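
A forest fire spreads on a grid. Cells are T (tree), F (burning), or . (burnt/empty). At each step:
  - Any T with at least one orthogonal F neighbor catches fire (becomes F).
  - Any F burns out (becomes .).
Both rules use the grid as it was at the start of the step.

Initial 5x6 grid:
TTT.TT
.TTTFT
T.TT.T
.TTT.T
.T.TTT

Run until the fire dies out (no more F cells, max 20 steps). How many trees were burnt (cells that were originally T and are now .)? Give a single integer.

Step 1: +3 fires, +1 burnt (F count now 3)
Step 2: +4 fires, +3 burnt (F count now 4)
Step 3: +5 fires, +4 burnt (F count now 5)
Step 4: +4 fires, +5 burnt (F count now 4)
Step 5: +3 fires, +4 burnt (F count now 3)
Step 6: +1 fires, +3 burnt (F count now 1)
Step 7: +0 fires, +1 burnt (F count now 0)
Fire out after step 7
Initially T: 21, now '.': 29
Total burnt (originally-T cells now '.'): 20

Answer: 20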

[What you should do]: Write the entries out once more, exactly as given.

[Completed task]:
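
A forest fire spreads on a grid. Cells are T (tree), F (burning), or . (burnt/empty). At each step:
  - Any T with at least one orthogonal F neighbor catches fire (becomes F).
  - Any F burns out (becomes .).
Both rules use the grid as it was at the start of the step.

Initial 5x6 grid:
TTT.TT
.TTTFT
T.TT.T
.TTT.T
.T.TTT

Run until the fire dies out (no more F cells, max 20 steps). How many trees were burnt (cells that were originally T and are now .)? Give a single integer.

Step 1: +3 fires, +1 burnt (F count now 3)
Step 2: +4 fires, +3 burnt (F count now 4)
Step 3: +5 fires, +4 burnt (F count now 5)
Step 4: +4 fires, +5 burnt (F count now 4)
Step 5: +3 fires, +4 burnt (F count now 3)
Step 6: +1 fires, +3 burnt (F count now 1)
Step 7: +0 fires, +1 burnt (F count now 0)
Fire out after step 7
Initially T: 21, now '.': 29
Total burnt (originally-T cells now '.'): 20

Answer: 20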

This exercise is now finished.